=== Task requirements ===
Which lines in the entries below contain the string "What"? Show each of them in full.

[Opening Listed entries section]

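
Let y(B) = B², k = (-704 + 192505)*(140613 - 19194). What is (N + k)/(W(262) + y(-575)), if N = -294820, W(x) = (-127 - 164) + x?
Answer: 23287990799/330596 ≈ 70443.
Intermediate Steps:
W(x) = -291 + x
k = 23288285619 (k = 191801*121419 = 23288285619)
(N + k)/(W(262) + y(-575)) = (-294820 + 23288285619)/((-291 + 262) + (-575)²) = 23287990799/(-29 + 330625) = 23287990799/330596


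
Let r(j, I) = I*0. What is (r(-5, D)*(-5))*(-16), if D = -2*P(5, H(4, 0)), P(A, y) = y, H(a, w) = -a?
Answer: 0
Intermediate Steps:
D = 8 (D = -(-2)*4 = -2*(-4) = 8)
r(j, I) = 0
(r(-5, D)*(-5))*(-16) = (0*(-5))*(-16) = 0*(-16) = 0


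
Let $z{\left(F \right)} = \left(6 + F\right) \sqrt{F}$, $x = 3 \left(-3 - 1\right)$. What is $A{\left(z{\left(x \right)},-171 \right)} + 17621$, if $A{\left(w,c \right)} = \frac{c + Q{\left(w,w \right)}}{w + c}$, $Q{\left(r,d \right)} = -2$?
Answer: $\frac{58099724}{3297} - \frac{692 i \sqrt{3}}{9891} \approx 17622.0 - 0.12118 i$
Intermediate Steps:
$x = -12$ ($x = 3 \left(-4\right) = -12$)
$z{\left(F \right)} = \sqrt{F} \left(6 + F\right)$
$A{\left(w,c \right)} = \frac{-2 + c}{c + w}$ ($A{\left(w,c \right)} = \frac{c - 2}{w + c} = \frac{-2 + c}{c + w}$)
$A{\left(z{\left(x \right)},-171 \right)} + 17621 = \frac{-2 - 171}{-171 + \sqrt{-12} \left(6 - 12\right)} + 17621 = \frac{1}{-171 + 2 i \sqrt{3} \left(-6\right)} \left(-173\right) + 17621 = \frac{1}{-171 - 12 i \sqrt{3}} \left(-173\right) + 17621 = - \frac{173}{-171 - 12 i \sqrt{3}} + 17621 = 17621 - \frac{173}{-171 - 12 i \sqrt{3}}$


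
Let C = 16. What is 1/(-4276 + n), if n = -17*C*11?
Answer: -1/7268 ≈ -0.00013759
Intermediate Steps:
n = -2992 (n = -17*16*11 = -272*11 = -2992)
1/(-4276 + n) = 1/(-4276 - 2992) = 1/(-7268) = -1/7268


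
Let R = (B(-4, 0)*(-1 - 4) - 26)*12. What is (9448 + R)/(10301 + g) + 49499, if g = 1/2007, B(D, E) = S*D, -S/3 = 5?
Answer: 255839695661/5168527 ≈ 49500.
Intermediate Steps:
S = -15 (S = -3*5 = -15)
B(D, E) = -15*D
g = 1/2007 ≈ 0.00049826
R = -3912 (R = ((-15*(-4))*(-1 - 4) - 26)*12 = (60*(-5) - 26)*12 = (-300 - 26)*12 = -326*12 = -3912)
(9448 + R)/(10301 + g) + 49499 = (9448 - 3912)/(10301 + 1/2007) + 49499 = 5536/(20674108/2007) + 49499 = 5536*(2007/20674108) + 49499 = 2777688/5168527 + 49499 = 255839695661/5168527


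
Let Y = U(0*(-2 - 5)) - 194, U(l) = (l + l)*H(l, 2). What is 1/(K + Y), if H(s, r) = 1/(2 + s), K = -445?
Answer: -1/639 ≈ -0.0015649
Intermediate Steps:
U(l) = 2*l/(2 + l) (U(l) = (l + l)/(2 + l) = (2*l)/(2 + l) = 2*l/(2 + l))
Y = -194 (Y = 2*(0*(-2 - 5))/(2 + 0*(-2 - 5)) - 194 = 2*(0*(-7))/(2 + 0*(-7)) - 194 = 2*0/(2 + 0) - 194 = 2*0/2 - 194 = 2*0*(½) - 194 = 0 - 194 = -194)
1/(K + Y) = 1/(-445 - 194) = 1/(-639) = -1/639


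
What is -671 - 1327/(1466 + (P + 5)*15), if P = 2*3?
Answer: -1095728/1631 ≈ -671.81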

[Closing Listed entries section]

=== Result below ===
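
Let y(B) = B², k = (-704 + 192505)*(140613 - 19194). What is (N + k)/(W(262) + y(-575)), if N = -294820, W(x) = (-127 - 164) + x?
Let r(j, I) = I*0. What is (r(-5, D)*(-5))*(-16), if D = -2*P(5, H(4, 0)), P(A, y) = y, H(a, w) = -a?
Let $z{\left(F \right)} = \left(6 + F\right) \sqrt{F}$, $x = 3 \left(-3 - 1\right)$. What is $A{\left(z{\left(x \right)},-171 \right)} + 17621$, if $A{\left(w,c \right)} = \frac{c + Q{\left(w,w \right)}}{w + c}$, $Q{\left(r,d \right)} = -2$?
Let C = 16. What is 1/(-4276 + n), if n = -17*C*11?
Let R = (B(-4, 0)*(-1 - 4) - 26)*12. What is (9448 + R)/(10301 + g) + 49499, if g = 1/2007, B(D, E) = S*D, -S/3 = 5?
Let Y = U(0*(-2 - 5)) - 194, U(l) = (l + l)*H(l, 2). What is 1/(K + Y), if H(s, r) = 1/(2 + s), K = -445?
What is -671 - 1327/(1466 + (P + 5)*15), if P = 2*3?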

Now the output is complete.